MATERIAL TO PROCESS:

━━━━━━━━

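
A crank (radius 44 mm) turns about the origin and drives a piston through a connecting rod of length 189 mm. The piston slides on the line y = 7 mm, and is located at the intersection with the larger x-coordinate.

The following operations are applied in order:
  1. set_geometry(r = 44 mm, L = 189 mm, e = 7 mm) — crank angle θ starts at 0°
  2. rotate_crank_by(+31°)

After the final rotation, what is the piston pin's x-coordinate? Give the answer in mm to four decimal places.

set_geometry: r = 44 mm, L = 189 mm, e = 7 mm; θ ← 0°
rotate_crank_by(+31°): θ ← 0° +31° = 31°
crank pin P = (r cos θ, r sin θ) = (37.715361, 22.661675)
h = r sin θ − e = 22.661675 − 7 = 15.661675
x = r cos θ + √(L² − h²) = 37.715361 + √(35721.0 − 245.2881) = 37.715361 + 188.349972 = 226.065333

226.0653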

━━━━━━━━

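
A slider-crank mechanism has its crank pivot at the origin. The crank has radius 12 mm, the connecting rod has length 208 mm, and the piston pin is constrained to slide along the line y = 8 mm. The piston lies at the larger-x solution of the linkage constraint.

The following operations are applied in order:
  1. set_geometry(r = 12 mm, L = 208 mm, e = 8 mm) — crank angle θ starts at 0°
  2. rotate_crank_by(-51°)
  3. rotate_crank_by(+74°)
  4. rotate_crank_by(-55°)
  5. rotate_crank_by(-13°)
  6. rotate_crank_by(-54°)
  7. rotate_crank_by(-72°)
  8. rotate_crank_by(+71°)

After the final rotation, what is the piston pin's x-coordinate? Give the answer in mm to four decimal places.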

━━━━━━━━

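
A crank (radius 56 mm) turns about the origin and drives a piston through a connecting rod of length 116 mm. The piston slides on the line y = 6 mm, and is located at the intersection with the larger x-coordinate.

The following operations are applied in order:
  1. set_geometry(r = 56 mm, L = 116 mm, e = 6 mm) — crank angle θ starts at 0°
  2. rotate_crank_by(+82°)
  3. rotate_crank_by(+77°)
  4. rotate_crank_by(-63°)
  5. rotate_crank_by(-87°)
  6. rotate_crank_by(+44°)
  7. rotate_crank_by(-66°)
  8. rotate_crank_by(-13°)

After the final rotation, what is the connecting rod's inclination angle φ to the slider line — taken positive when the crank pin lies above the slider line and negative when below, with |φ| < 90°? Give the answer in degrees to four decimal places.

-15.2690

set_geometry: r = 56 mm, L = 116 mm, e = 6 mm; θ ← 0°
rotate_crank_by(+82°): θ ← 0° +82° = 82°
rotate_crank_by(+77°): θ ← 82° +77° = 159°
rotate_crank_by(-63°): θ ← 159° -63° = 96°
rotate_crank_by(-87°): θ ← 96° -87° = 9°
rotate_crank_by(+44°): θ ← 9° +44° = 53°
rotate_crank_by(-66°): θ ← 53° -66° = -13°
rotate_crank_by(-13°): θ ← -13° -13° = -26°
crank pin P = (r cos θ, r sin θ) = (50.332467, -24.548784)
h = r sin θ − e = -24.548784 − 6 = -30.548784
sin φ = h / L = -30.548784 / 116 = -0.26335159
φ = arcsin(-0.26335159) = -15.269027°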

━━━━━━━━

WORK INSTRUCTIONS:
If a line in the entries contains "slides", copy it.

RESULT OF THE TASK:
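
A crank (radius 44 mm) turns about the origin and drives a piston through a connecting rod of length 189 mm. The piston slides on the line y = 7 mm, and is located at the intersection with the larger x-coordinate.
A crank (radius 56 mm) turns about the origin and drives a piston through a connecting rod of length 116 mm. The piston slides on the line y = 6 mm, and is located at the intersection with the larger x-coordinate.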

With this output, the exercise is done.